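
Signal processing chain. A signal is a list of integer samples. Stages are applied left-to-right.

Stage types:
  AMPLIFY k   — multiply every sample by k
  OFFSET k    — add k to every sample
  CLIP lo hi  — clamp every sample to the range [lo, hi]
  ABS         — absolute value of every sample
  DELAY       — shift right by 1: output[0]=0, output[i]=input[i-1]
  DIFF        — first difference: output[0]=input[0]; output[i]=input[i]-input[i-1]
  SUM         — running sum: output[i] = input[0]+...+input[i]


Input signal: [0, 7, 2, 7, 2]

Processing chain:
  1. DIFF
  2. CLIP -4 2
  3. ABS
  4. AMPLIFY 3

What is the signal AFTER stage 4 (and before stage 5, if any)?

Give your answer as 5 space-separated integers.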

- - - - - - -

■ Work order: The entries above, copied exactly, form the whole answer.

■ Task answer:
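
Signal processing chain. A signal is a list of integer samples. Stages are applied left-to-right.

Stage types:
  AMPLIFY k   — multiply every sample by k
  OFFSET k    — add k to every sample
  CLIP lo hi  — clamp every sample to the range [lo, hi]
  ABS         — absolute value of every sample
  DELAY       — shift right by 1: output[0]=0, output[i]=input[i-1]
  DIFF        — first difference: output[0]=input[0]; output[i]=input[i]-input[i-1]
  SUM         — running sum: output[i] = input[0]+...+input[i]


Input signal: [0, 7, 2, 7, 2]

Processing chain:
  1. DIFF
  2. CLIP -4 2
  3. ABS
  4. AMPLIFY 3

What is the signal AFTER stage 4 (and before stage 5, if any)?

Give your answer as 5 space-separated integers.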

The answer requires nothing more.